What you should do:
Look through the entries. Copy each line that has the word "data".
----------
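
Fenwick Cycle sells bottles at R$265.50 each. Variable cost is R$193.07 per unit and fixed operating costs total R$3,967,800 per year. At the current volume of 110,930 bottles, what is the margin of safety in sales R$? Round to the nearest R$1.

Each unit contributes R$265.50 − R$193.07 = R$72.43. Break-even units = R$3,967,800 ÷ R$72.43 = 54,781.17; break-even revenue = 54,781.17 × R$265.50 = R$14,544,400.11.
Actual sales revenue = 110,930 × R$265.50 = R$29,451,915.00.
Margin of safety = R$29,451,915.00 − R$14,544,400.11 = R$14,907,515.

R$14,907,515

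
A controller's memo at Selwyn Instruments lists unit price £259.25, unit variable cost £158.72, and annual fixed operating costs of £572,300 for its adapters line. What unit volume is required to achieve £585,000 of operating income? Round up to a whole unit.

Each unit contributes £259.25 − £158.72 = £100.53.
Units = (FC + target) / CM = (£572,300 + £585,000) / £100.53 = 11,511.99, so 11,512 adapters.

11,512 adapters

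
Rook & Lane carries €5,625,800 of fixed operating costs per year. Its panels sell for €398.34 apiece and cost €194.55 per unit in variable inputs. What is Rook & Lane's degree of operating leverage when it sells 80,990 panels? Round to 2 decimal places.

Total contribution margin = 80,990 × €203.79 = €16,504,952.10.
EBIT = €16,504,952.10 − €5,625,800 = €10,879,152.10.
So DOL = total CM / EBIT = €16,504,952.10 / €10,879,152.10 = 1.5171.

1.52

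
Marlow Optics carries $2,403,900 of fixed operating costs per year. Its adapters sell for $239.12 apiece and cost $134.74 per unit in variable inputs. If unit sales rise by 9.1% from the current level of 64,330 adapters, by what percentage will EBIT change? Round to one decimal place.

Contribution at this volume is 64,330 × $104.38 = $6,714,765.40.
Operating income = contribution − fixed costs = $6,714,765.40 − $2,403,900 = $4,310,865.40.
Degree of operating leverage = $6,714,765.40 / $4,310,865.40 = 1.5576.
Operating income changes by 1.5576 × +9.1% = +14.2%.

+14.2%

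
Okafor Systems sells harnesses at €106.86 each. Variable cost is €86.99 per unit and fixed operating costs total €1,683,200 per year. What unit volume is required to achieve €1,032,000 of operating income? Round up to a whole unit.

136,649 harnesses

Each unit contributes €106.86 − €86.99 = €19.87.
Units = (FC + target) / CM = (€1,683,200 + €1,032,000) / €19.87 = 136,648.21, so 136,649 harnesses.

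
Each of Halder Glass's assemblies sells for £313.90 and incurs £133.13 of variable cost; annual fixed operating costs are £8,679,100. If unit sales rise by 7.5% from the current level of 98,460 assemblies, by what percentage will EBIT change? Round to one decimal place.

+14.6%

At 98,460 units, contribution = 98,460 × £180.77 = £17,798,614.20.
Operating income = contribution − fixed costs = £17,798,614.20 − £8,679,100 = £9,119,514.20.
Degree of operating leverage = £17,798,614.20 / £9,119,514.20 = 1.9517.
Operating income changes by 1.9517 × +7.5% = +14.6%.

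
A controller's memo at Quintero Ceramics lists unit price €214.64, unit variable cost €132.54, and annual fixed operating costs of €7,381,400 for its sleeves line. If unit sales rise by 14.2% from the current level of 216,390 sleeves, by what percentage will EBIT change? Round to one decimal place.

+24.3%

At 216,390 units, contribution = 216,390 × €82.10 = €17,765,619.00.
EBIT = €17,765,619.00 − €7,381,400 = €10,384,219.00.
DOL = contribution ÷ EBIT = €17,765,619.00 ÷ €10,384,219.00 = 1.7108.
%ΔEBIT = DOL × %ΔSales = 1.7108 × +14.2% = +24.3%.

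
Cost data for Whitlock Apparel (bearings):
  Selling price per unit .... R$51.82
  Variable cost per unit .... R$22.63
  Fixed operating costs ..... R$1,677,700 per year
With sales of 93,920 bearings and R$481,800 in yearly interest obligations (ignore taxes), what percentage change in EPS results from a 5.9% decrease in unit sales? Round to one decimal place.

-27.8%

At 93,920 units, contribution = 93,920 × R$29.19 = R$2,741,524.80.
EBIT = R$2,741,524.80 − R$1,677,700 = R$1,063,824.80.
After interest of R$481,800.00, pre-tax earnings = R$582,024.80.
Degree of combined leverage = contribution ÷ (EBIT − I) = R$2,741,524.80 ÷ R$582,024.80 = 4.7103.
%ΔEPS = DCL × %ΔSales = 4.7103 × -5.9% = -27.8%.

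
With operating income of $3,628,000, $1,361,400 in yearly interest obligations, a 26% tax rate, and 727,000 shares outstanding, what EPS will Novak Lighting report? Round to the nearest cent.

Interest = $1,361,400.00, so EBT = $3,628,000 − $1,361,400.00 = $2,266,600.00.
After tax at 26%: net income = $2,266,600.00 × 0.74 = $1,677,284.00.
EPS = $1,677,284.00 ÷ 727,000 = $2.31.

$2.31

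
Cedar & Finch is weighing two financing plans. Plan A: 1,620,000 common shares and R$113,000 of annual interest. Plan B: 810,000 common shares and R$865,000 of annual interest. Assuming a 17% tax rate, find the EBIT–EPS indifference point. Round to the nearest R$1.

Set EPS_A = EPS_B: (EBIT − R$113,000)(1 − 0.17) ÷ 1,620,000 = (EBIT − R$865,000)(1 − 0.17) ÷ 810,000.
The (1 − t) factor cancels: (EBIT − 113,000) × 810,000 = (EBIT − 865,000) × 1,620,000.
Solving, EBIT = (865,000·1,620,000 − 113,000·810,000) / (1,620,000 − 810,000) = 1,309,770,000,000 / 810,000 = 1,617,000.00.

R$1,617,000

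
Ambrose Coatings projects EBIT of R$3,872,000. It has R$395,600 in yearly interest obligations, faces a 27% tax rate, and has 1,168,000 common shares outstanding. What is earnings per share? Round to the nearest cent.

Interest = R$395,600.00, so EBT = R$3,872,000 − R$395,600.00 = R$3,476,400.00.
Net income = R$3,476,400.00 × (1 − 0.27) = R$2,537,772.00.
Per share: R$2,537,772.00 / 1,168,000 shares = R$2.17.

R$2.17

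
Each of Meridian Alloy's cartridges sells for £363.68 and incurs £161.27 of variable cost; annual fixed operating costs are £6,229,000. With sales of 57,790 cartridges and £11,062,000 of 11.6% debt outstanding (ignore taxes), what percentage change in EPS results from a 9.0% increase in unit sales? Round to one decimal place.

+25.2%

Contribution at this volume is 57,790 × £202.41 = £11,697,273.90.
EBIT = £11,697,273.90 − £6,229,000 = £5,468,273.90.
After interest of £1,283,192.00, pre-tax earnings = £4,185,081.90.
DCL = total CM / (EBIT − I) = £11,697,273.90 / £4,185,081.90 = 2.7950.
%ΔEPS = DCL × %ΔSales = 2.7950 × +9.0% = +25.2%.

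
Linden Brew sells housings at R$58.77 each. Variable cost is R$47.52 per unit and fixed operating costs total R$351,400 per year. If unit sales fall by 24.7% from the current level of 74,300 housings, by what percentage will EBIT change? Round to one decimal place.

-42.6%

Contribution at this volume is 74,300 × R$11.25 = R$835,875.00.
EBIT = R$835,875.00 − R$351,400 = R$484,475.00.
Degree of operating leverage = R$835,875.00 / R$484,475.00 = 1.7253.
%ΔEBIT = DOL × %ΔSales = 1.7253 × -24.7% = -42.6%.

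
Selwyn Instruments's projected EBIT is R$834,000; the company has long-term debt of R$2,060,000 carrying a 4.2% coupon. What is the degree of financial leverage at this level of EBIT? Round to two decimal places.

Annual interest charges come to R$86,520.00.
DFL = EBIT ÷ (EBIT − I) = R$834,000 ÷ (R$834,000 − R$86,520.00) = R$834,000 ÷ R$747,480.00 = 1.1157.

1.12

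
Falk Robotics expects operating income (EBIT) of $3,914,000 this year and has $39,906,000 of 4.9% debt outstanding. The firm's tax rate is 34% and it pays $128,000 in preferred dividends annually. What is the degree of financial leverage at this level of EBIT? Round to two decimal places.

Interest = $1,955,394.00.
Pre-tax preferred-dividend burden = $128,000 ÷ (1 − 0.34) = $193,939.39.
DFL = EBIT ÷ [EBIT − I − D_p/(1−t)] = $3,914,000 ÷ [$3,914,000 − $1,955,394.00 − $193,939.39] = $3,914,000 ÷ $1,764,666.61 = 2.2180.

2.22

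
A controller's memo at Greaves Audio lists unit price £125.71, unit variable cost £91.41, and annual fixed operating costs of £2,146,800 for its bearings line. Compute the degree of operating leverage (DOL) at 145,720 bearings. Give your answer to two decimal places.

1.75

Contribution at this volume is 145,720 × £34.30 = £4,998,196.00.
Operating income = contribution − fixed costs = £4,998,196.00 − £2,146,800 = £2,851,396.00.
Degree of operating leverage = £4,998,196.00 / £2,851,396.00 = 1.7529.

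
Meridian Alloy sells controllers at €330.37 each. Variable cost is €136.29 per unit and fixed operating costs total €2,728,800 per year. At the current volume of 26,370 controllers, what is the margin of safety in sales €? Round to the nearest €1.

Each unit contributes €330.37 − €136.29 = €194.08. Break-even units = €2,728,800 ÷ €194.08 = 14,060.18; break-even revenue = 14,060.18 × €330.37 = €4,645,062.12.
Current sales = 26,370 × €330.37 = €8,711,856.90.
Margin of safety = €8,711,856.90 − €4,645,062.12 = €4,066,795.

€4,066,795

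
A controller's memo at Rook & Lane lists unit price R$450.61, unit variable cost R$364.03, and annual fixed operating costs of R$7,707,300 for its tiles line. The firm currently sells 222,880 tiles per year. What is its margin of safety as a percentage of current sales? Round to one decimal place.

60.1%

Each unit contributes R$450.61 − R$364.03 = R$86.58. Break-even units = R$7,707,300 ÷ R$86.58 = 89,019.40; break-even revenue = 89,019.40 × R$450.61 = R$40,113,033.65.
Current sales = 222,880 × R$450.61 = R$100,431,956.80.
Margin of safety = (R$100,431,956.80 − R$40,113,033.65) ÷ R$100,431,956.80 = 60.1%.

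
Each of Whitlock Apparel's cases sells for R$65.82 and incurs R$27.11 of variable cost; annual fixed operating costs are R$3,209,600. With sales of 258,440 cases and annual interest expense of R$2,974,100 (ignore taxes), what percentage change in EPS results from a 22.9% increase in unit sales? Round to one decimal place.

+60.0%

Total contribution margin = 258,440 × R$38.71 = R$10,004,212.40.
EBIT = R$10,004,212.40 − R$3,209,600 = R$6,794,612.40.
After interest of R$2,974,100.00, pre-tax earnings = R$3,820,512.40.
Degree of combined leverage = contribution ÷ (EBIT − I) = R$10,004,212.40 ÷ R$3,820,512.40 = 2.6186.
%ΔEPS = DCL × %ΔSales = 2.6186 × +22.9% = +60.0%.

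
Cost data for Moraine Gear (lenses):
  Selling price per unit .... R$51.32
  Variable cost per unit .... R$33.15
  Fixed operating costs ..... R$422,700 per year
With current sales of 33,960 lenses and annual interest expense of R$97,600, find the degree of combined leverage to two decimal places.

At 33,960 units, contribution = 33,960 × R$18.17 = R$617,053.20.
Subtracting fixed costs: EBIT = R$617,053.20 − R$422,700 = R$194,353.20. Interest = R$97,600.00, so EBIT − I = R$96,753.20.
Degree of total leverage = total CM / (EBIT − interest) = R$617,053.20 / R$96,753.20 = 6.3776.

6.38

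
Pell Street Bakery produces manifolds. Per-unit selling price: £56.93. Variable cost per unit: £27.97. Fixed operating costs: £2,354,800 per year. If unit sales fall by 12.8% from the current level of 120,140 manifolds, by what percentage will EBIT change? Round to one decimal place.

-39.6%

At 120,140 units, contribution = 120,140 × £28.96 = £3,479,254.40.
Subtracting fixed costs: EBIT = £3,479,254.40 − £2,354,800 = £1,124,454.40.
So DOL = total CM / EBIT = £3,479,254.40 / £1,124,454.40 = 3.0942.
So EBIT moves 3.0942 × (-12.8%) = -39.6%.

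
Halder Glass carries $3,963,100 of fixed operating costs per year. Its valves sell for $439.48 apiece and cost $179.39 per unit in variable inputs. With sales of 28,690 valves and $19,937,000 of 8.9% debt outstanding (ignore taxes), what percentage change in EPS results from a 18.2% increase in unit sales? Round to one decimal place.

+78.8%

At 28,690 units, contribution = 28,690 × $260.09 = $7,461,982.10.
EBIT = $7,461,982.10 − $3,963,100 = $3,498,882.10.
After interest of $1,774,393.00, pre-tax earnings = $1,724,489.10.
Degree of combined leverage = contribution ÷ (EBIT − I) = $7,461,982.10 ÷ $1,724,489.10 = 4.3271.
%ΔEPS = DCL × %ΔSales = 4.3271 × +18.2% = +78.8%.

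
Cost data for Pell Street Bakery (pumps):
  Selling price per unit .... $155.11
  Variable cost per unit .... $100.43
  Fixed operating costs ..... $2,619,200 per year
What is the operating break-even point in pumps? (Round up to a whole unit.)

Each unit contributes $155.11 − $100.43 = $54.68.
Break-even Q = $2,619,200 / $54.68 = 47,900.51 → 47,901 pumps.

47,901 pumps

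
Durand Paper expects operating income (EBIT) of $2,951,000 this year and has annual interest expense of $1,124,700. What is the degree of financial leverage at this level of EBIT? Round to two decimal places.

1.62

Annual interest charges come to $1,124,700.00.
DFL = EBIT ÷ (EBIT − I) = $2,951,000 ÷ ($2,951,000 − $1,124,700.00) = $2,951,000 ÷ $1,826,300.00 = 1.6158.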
----------
Task output:
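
Cost data for Whitlock Apparel (bearings):
Cost data for Moraine Gear (lenses):
Cost data for Pell Street Bakery (pumps):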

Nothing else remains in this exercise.